**DATA PROVIDED:**

####

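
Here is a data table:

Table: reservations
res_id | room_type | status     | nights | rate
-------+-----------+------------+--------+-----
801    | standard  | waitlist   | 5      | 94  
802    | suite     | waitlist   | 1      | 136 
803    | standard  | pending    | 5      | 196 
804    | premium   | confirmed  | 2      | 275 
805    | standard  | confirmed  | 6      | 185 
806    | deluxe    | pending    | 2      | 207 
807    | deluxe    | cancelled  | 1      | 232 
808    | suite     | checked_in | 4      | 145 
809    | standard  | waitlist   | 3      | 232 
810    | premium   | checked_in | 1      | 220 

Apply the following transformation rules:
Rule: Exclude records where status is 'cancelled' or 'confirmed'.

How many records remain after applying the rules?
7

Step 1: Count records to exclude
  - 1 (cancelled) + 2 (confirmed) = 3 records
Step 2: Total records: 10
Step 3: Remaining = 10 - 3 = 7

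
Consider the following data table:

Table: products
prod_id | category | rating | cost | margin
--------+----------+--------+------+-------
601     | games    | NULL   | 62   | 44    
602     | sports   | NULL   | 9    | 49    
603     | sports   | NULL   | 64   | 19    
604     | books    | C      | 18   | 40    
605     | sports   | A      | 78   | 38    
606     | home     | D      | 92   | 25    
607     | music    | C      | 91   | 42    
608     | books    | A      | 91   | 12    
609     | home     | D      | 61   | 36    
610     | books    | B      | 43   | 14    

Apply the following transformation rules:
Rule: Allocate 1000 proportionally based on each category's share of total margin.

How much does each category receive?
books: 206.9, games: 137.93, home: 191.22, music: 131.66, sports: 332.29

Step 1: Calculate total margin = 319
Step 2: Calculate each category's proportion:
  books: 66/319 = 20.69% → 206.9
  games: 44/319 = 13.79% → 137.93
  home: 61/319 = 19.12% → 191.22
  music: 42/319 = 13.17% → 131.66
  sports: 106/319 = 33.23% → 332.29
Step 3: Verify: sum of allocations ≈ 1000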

####

**TASK STATEMENT:**
Each line holding "NULL" should be copied from the material above.

**REPLY:**
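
601     | games    | NULL   | 62   | 44    
602     | sports   | NULL   | 9    | 49    
603     | sports   | NULL   | 64   | 19    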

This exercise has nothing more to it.